## YOUR OBJECTIVE:
Would you retype every entry that follows without altering a word?

## EXTRACTED DATA:
□ □ □ □ □
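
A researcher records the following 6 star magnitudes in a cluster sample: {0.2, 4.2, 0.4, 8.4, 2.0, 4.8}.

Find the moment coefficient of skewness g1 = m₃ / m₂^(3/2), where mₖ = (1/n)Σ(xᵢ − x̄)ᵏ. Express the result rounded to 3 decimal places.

x̄ = (0.2 + 4.2 + 0.4 + 8.4 + 2.0 + 4.8) / 6 = 3.3333
deviations (xᵢ − x̄): -3.1333, 0.8667, -2.9333, 5.0667, -1.3333, 1.4667
Σ(xᵢ − x̄)² = 48.7733 ⇒ m₂ = 48.7733/6 = 8.12889
Σ(xᵢ − x̄)³ = 75.5004 ⇒ m₃ = 75.5004/6 = 12.58341
m₂^(3/2) = 8.12889^(1.5) = 23.17644
g1 = m₃ / m₂^(3/2) = 12.58341 / 23.17644 ≈ 0.543

0.543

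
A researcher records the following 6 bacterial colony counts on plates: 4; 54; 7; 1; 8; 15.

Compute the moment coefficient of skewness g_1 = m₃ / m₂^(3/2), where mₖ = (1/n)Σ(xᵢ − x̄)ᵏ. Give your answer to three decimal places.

1.574

x̄ = (4 + 54 + 7 + 1 + 8 + 15) / 6 = 14.8333
deviations (xᵢ − x̄): -10.8333, 39.1667, -7.8333, -13.8333, -6.8333, 0.1667
Σ(xᵢ − x̄)² = 1950.8333 ⇒ m₂ = 1950.8333/6 = 325.13889
Σ(xᵢ − x̄)³ = 55364.4444 ⇒ m₃ = 55364.4444/6 = 9227.40741
m₂^(3/2) = 325.13889^(1.5) = 5862.77701
g_1 = m₃ / m₂^(3/2) = 9227.40741 / 5862.77701 ≈ 1.574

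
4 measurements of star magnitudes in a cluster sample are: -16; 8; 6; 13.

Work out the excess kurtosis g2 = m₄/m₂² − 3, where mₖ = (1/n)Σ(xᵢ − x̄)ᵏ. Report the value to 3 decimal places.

x̄ = 2.7500
Σ(xᵢ − x̄)² = 494.7500 ⇒ m₂ = 123.68750
Σ(xᵢ − x̄)⁴ = 135505.5781 ⇒ m₄ = 33876.39453
m₂² = 15298.59766
g2 = m₄/m₂² − 3 = 2.21435 − 3 ≈ -0.786

-0.786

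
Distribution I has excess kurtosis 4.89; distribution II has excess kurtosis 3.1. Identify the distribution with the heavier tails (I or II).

Higher excess kurtosis ⇒ heavier tails relative to the normal distribution.
4.89 vs 3.1: the larger is 4.89, so I has heavier tails.

I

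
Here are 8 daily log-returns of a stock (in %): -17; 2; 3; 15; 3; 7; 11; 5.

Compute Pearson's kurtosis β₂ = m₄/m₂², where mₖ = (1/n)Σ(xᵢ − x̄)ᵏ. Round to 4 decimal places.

x̄ = 3.6250
Σ(xᵢ − x̄)² = 625.8750 ⇒ m₂ = 78.23438
Σ(xᵢ − x̄)⁴ = 200798.0566 ⇒ m₄ = 25099.75708
m₂² = 6120.61743
β₂ = m₄/m₂² = 25099.75708 / 6120.61743 ≈ 4.1009

4.1009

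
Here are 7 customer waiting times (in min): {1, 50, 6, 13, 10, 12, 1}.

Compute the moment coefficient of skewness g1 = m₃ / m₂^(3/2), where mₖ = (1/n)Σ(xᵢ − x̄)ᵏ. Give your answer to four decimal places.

1.6890

x̄ = (1 + 50 + 6 + 13 + 10 + 12 + 1) / 7 = 13.2857
deviations (xᵢ − x̄): -12.2857, 36.7143, -7.2857, -0.2857, -3.2857, -1.2857, -12.2857
Σ(xᵢ − x̄)² = 1715.4286 ⇒ m₂ = 1715.4286/7 = 245.06122
Σ(xᵢ − x̄)³ = 45355.4694 ⇒ m₃ = 45355.4694/7 = 6479.35277
m₂^(3/2) = 245.06122^(1.5) = 3836.29414
g1 = m₃ / m₂^(3/2) = 6479.35277 / 3836.29414 ≈ 1.6890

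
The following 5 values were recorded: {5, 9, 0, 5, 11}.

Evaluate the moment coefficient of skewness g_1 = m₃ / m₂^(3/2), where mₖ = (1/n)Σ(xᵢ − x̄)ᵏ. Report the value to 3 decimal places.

-0.242

x̄ = (5 + 9 + 0 + 5 + 11) / 5 = 6.0000
deviations (xᵢ − x̄): -1.0000, 3.0000, -6.0000, -1.0000, 5.0000
Σ(xᵢ − x̄)² = 72.0000 ⇒ m₂ = 72.0000/5 = 14.40000
Σ(xᵢ − x̄)³ = -66.0000 ⇒ m₃ = -66.0000/5 = -13.20000
m₂^(3/2) = 14.40000^(1.5) = 54.64416
g_1 = m₃ / m₂^(3/2) = -13.20000 / 54.64416 ≈ -0.242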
□ □ □ □ □
## ANSWER TO THE EXERCISE:
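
A researcher records the following 6 star magnitudes in a cluster sample: {0.2, 4.2, 0.4, 8.4, 2.0, 4.8}.

Find the moment coefficient of skewness g1 = m₃ / m₂^(3/2), where mₖ = (1/n)Σ(xᵢ − x̄)ᵏ. Express the result rounded to 3 decimal places.

x̄ = (0.2 + 4.2 + 0.4 + 8.4 + 2.0 + 4.8) / 6 = 3.3333
deviations (xᵢ − x̄): -3.1333, 0.8667, -2.9333, 5.0667, -1.3333, 1.4667
Σ(xᵢ − x̄)² = 48.7733 ⇒ m₂ = 48.7733/6 = 8.12889
Σ(xᵢ − x̄)³ = 75.5004 ⇒ m₃ = 75.5004/6 = 12.58341
m₂^(3/2) = 8.12889^(1.5) = 23.17644
g1 = m₃ / m₂^(3/2) = 12.58341 / 23.17644 ≈ 0.543

0.543

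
A researcher records the following 6 bacterial colony counts on plates: 4; 54; 7; 1; 8; 15.

Compute the moment coefficient of skewness g_1 = m₃ / m₂^(3/2), where mₖ = (1/n)Σ(xᵢ − x̄)ᵏ. Give your answer to three decimal places.

1.574

x̄ = (4 + 54 + 7 + 1 + 8 + 15) / 6 = 14.8333
deviations (xᵢ − x̄): -10.8333, 39.1667, -7.8333, -13.8333, -6.8333, 0.1667
Σ(xᵢ − x̄)² = 1950.8333 ⇒ m₂ = 1950.8333/6 = 325.13889
Σ(xᵢ − x̄)³ = 55364.4444 ⇒ m₃ = 55364.4444/6 = 9227.40741
m₂^(3/2) = 325.13889^(1.5) = 5862.77701
g_1 = m₃ / m₂^(3/2) = 9227.40741 / 5862.77701 ≈ 1.574

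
4 measurements of star magnitudes in a cluster sample are: -16; 8; 6; 13.

Work out the excess kurtosis g2 = m₄/m₂² − 3, where mₖ = (1/n)Σ(xᵢ − x̄)ᵏ. Report the value to 3 decimal places.

x̄ = 2.7500
Σ(xᵢ − x̄)² = 494.7500 ⇒ m₂ = 123.68750
Σ(xᵢ − x̄)⁴ = 135505.5781 ⇒ m₄ = 33876.39453
m₂² = 15298.59766
g2 = m₄/m₂² − 3 = 2.21435 − 3 ≈ -0.786

-0.786

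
Distribution I has excess kurtosis 4.89; distribution II has excess kurtosis 3.1. Identify the distribution with the heavier tails (I or II).

Higher excess kurtosis ⇒ heavier tails relative to the normal distribution.
4.89 vs 3.1: the larger is 4.89, so I has heavier tails.

I

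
Here are 8 daily log-returns of a stock (in %): -17; 2; 3; 15; 3; 7; 11; 5.

Compute Pearson's kurtosis β₂ = m₄/m₂², where mₖ = (1/n)Σ(xᵢ − x̄)ᵏ. Round to 4 decimal places.

x̄ = 3.6250
Σ(xᵢ − x̄)² = 625.8750 ⇒ m₂ = 78.23438
Σ(xᵢ − x̄)⁴ = 200798.0566 ⇒ m₄ = 25099.75708
m₂² = 6120.61743
β₂ = m₄/m₂² = 25099.75708 / 6120.61743 ≈ 4.1009

4.1009

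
Here are 7 customer waiting times (in min): {1, 50, 6, 13, 10, 12, 1}.

Compute the moment coefficient of skewness g1 = m₃ / m₂^(3/2), where mₖ = (1/n)Σ(xᵢ − x̄)ᵏ. Give your answer to four decimal places.

1.6890

x̄ = (1 + 50 + 6 + 13 + 10 + 12 + 1) / 7 = 13.2857
deviations (xᵢ − x̄): -12.2857, 36.7143, -7.2857, -0.2857, -3.2857, -1.2857, -12.2857
Σ(xᵢ − x̄)² = 1715.4286 ⇒ m₂ = 1715.4286/7 = 245.06122
Σ(xᵢ − x̄)³ = 45355.4694 ⇒ m₃ = 45355.4694/7 = 6479.35277
m₂^(3/2) = 245.06122^(1.5) = 3836.29414
g1 = m₃ / m₂^(3/2) = 6479.35277 / 3836.29414 ≈ 1.6890

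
The following 5 values were recorded: {5, 9, 0, 5, 11}.

Evaluate the moment coefficient of skewness g_1 = m₃ / m₂^(3/2), where mₖ = (1/n)Σ(xᵢ − x̄)ᵏ. Report the value to 3 decimal places.

-0.242

x̄ = (5 + 9 + 0 + 5 + 11) / 5 = 6.0000
deviations (xᵢ − x̄): -1.0000, 3.0000, -6.0000, -1.0000, 5.0000
Σ(xᵢ − x̄)² = 72.0000 ⇒ m₂ = 72.0000/5 = 14.40000
Σ(xᵢ − x̄)³ = -66.0000 ⇒ m₃ = -66.0000/5 = -13.20000
m₂^(3/2) = 14.40000^(1.5) = 54.64416
g_1 = m₃ / m₂^(3/2) = -13.20000 / 54.64416 ≈ -0.242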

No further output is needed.